**Task directions:** Your answer should be every line below that includes the word "letters".

(Stored data entries)
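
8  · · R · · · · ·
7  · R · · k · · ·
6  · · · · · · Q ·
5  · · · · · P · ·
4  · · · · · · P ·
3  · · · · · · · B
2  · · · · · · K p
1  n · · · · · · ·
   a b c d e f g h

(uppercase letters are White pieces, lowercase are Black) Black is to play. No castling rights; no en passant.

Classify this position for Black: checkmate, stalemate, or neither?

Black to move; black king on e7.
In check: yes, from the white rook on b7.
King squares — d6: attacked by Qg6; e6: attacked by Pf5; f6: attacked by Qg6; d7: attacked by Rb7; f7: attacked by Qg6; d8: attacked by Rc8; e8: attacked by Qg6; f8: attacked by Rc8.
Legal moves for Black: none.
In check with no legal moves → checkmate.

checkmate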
--
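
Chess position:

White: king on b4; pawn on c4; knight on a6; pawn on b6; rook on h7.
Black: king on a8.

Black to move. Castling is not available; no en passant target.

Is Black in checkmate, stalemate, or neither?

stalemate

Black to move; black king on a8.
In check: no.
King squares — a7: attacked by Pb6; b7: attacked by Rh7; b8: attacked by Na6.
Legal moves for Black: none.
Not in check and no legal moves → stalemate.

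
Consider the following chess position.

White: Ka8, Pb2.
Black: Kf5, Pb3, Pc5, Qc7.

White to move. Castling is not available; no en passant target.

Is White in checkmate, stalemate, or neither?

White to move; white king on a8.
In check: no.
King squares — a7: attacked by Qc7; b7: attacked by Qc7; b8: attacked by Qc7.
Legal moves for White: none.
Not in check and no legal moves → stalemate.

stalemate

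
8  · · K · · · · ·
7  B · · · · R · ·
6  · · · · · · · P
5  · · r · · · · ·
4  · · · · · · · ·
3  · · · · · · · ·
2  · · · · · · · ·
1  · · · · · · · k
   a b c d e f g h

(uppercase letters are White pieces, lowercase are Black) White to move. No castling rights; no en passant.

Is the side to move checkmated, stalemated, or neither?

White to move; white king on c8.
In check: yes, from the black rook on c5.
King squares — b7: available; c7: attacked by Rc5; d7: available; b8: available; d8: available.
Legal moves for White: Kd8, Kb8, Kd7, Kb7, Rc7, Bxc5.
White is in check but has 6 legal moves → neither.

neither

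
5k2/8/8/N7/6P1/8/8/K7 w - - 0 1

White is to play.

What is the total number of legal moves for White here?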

**Solution to the exercise:**
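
(uppercase letters are White pieces, lowercase are Black) Black is to play. No castling rights; no en passant.
(uppercase letters are White pieces, lowercase are Black) White to move. No castling rights; no en passant.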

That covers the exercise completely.